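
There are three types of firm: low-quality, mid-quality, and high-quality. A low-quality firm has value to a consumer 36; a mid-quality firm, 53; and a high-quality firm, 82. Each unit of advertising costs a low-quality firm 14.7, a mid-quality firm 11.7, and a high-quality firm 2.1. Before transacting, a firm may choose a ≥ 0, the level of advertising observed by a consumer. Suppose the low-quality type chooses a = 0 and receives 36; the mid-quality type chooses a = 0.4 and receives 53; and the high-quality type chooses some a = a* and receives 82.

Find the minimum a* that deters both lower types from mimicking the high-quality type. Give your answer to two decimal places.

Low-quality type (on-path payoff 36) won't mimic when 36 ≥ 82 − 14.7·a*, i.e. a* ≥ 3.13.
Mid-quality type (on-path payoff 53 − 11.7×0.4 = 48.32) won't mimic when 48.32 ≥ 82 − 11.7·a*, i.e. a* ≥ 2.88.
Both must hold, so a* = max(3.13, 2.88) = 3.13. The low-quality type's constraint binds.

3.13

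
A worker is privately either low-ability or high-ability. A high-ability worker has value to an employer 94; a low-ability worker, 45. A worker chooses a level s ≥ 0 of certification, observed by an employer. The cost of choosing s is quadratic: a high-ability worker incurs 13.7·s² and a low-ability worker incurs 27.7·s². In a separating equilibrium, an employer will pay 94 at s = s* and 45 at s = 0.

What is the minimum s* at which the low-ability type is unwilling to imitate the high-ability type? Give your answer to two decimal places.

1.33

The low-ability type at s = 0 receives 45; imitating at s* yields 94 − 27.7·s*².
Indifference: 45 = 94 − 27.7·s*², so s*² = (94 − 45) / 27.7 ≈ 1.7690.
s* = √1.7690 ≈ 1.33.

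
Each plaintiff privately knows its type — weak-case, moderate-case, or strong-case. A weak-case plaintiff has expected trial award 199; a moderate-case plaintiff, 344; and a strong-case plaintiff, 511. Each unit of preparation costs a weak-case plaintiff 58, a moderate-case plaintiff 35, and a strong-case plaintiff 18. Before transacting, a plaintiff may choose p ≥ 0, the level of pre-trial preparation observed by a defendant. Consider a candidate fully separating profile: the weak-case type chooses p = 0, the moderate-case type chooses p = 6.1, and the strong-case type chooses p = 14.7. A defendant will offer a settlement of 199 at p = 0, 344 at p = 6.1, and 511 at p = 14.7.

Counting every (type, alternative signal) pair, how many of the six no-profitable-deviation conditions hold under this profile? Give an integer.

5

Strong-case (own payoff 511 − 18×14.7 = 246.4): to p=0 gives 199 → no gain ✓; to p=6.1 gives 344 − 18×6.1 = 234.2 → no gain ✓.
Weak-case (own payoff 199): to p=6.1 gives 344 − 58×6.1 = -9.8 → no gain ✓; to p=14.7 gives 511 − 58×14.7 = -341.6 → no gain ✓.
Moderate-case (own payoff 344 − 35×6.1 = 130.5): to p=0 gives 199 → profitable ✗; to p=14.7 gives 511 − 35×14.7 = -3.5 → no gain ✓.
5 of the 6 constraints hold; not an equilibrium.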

● **Exercise instructions**
Determine how many lines in the data above contain the string "separating". Give nothing except the number.

● **Reply to the task**
2